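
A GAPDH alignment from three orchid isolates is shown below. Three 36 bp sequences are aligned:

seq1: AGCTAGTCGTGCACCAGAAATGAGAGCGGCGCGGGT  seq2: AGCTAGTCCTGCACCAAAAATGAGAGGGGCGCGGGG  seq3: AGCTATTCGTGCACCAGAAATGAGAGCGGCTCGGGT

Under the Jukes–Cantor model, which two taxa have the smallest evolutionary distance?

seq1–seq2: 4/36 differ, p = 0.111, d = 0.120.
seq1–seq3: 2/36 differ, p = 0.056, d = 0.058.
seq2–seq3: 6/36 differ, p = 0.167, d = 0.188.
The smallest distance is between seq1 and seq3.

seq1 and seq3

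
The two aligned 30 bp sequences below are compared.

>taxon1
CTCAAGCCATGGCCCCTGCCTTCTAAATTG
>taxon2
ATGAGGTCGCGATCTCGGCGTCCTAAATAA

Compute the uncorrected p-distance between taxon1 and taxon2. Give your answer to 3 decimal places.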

+ + + + +

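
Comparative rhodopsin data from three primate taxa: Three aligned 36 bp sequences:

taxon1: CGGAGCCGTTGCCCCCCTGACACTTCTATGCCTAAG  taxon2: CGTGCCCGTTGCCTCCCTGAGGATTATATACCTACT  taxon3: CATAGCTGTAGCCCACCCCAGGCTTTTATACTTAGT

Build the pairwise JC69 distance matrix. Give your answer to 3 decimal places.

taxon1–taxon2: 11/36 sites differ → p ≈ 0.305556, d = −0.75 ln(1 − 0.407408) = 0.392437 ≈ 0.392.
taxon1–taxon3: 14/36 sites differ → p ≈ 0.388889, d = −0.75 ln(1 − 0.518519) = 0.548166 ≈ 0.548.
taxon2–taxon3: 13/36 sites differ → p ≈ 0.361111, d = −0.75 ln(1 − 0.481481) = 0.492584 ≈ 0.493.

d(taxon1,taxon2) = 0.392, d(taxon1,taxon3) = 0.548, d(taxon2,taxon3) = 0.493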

+ + + + +

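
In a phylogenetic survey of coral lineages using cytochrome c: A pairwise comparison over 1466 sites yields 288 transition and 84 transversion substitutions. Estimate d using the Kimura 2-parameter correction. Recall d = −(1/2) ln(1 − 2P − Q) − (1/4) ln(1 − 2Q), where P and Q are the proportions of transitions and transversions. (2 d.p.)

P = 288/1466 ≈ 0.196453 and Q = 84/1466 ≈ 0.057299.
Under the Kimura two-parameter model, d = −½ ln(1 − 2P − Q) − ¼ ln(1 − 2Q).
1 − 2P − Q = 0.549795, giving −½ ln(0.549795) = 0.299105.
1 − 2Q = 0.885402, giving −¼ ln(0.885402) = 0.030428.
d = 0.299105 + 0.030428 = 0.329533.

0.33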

+ + + + +

→ **Your task**:
Every line in the entries above that has the word "from" should be identified and copied.

→ **Finished task**:
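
A GAPDH alignment from three orchid isolates is shown below. Three 36 bp sequences are aligned:
Comparative rhodopsin data from three primate taxa: Three aligned 36 bp sequences: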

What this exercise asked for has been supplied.